_Task to carry out_: Up to and including the line with "If a project's", restate the records below word for word, beginning with their first line.

[Stored data]
= = =
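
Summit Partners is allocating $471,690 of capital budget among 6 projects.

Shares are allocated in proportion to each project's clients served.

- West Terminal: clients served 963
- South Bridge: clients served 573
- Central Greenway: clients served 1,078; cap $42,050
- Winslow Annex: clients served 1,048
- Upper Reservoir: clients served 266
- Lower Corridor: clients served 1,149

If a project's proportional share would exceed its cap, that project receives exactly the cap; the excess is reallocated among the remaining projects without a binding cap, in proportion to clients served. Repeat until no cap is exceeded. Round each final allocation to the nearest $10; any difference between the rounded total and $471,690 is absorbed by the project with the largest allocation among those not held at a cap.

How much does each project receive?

Sum of clients served: 5,077.
Unconstrained shares: West Terminal 89,469.66; South Bridge 53,235.84; Central Greenway 100,153.99; Winslow Annex 97,366.78; Upper Reservoir 24,713.32; Lower Corridor 106,750.41.
Capped: Central Greenway ($42,050); balance $429,640 reallocated over remaining clients served 3,999.
Redistributed shares: West Terminal 103,461.70 → $103,460; South Bridge 61,561.32 → $61,560; Winslow Annex 112,593.83 → $112,590; Upper Reservoir 28,578.20 → $28,580; Lower Corridor 123,444.95 → $123,440.
Rounding difference +$10 applied to Lower Corridor → $123,450.

West Terminal: $103,460; South Bridge: $61,560; Central Greenway: $42,050; Winslow Annex: $112,590; Upper Reservoir: $28,580; Lower Corridor: $123,450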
= = =
_Response for this exercise_:
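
Summit Partners is allocating $471,690 of capital budget among 6 projects.

Shares are allocated in proportion to each project's clients served.

- West Terminal: clients served 963
- South Bridge: clients served 573
- Central Greenway: clients served 1,078; cap $42,050
- Winslow Annex: clients served 1,048
- Upper Reservoir: clients served 266
- Lower Corridor: clients served 1,149

If a project's proportional share would exceed its cap, that project receives exactly the cap; the excess is reallocated among the remaining projects without a binding cap, in proportion to clients served. Repeat until no cap is exceeded. Round each final allocation to the nearest $10; any difference between the rounded total and $471,690 is absorbed by the project with the largest allocation among those not held at a cap.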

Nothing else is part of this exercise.